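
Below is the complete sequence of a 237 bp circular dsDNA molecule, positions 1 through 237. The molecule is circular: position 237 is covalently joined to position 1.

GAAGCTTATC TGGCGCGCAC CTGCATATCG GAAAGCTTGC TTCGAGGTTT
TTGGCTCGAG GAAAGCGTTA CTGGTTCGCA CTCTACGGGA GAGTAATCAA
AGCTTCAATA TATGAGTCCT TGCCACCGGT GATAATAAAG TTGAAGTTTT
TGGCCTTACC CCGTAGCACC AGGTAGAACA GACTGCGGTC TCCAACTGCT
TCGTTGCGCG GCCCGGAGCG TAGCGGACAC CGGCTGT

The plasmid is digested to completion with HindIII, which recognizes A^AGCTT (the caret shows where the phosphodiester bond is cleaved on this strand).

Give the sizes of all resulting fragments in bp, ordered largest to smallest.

HindIII sites (AAGCTT) start at positions 2, 33, 100.
HindIII cuts after the first base of each site, so after positions 2, 33, 100.
Circular molecule, 3 cuts → 3 fragments:
  3–33 → 31 bp
  34–100 → 67 bp
  101–237 then 1–2 → 137 + 2 = 139 bp
Sorted largest to smallest: 139, 67, 31 bp.

139, 67, 31 bp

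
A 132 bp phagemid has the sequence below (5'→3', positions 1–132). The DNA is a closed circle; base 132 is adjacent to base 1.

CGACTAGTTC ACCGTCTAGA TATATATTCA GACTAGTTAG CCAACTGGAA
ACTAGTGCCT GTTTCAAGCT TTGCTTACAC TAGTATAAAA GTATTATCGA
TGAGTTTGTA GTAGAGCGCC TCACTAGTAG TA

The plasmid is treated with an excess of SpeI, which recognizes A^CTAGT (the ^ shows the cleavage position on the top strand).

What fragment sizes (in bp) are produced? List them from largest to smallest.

44, 29, 28, 19, 12 bp

SpeI sites (ACTAGT) start at positions 3, 32, 51, 79, 123.
SpeI cuts after the first base of each site, so after positions 3, 32, 51, 79, 123.
Circular molecule, 5 cuts → 5 fragments:
  4–32 → 29 bp
  33–51 → 19 bp
  52–79 → 28 bp
  80–123 → 44 bp
  124–132 then 1–3 → 9 + 3 = 12 bp
Sorted largest to smallest: 44, 29, 28, 19, 12 bp.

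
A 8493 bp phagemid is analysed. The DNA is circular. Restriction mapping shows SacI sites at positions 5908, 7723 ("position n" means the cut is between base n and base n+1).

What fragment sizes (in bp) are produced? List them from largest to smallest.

6678, 1815 bp

Circular molecule, 2 cuts → 2 fragments:
  7723 − 5908 = 1815 bp
  wrap: 8493 − 7723 + 5908 = 6678 bp
Sorted largest to smallest: 6678, 1815 bp.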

------------------------------------------------

▶ **What to do**
Please retype, without any change, the line containing "ACTAGTGCCT GTTTCAAGCT TTGCTTACAC" and every line after it to the end of the entries above, and only those.

▶ **The answer**
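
ACTAGTGCCT GTTTCAAGCT TTGCTTACAC TAGTATAAAA GTATTATCGA
TGAGTTTGTA GTAGAGCGCC TCACTAGTAG TA

The plasmid is treated with an excess of SpeI, which recognizes A^CTAGT (the ^ shows the cleavage position on the top strand).

What fragment sizes (in bp) are produced? List them from largest to smallest.

44, 29, 28, 19, 12 bp

SpeI sites (ACTAGT) start at positions 3, 32, 51, 79, 123.
SpeI cuts after the first base of each site, so after positions 3, 32, 51, 79, 123.
Circular molecule, 5 cuts → 5 fragments:
  4–32 → 29 bp
  33–51 → 19 bp
  52–79 → 28 bp
  80–123 → 44 bp
  124–132 then 1–3 → 9 + 3 = 12 bp
Sorted largest to smallest: 44, 29, 28, 19, 12 bp.

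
A 8493 bp phagemid is analysed. The DNA is circular. Restriction mapping shows SacI sites at positions 5908, 7723 ("position n" means the cut is between base n and base n+1).

What fragment sizes (in bp) are produced? List them from largest to smallest.

6678, 1815 bp

Circular molecule, 2 cuts → 2 fragments:
  7723 − 5908 = 1815 bp
  wrap: 8493 − 7723 + 5908 = 6678 bp
Sorted largest to smallest: 6678, 1815 bp.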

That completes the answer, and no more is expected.